Include only the line with "out | (0, 9) | (6, 5) |" and the lines after it, each reproduced exactly as it stands in the entries below.

Records from a data source:

☆ ☆ ☆ ☆ ☆

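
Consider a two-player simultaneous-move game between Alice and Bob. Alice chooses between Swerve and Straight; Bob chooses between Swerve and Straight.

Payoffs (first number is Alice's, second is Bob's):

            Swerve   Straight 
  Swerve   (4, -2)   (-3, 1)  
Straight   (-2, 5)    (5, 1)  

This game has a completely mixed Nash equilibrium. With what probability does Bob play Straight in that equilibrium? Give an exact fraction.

3/7

Let q be the probability that Bob plays Swerve. In a completely mixed equilibrium, Alice must be indifferent between Swerve and Straight.
Alice's expected payoff from Swerve is 4q − 3(1−q); from Straight it is −2q + 5(1−q).
Setting these equal: 7q − 3 = −7q + 5, so q = 4/7.
Therefore Bob plays Straight with probability 1 − 4/7 = 3/7.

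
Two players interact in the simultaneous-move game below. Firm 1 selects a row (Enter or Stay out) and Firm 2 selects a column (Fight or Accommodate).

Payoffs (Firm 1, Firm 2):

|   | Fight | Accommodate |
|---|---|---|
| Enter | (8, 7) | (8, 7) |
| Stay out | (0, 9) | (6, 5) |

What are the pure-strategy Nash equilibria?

(Enter, Fight): Firm 1 gets 8 ≥ 0 from Stay out, and Firm 2 gets 7 ≥ 7 from Accommodate — Nash equilibrium.
(Enter, Accommodate): Firm 1 gets 8 ≥ 6 from Stay out, and Firm 2 gets 7 ≥ 7 from Fight — Nash equilibrium.
(Stay out, Fight): Firm 1 prefers Enter (8 > 0) — not an equilibrium.
(Stay out, Accommodate): Firm 1 prefers Enter (8 > 6); Firm 2 prefers Fight (9 > 5) — not an equilibrium.

(Enter, Fight) and (Enter, Accommodate)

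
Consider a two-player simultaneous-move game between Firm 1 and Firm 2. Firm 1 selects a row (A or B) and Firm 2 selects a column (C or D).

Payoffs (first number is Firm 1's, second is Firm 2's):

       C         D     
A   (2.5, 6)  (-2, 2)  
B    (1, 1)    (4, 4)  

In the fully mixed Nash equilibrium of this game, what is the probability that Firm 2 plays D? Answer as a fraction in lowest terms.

Let c be the probability that Firm 2 plays C. In a completely mixed equilibrium, Firm 1 must be indifferent between A and B.
Firm 1's expected payoff from A is 2.5c − 2(1−c); from B it is c + 4(1−c).
Setting these equal: 4.5c − 2 = −3c + 4, so c = 4/5.
Therefore Firm 2 plays D with probability 1 − 4/5 = 1/5.

1/5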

☆ ☆ ☆ ☆ ☆

Solution:
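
| Stay out | (0, 9) | (6, 5) |

What are the pure-strategy Nash equilibria?

(Enter, Fight): Firm 1 gets 8 ≥ 0 from Stay out, and Firm 2 gets 7 ≥ 7 from Accommodate — Nash equilibrium.
(Enter, Accommodate): Firm 1 gets 8 ≥ 6 from Stay out, and Firm 2 gets 7 ≥ 7 from Fight — Nash equilibrium.
(Stay out, Fight): Firm 1 prefers Enter (8 > 0) — not an equilibrium.
(Stay out, Accommodate): Firm 1 prefers Enter (8 > 6); Firm 2 prefers Fight (9 > 5) — not an equilibrium.

(Enter, Fight) and (Enter, Accommodate)

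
Consider a two-player simultaneous-move game between Firm 1 and Firm 2. Firm 1 selects a row (A or B) and Firm 2 selects a column (C or D).

Payoffs (first number is Firm 1's, second is Firm 2's):

       C         D     
A   (2.5, 6)  (-2, 2)  
B    (1, 1)    (4, 4)  

In the fully mixed Nash equilibrium of this game, what is the probability that Firm 2 plays D? Answer as a fraction in lowest terms.

Let c be the probability that Firm 2 plays C. In a completely mixed equilibrium, Firm 1 must be indifferent between A and B.
Firm 1's expected payoff from A is 2.5c − 2(1−c); from B it is c + 4(1−c).
Setting these equal: 4.5c − 2 = −3c + 4, so c = 4/5.
Therefore Firm 2 plays D with probability 1 − 4/5 = 1/5.

1/5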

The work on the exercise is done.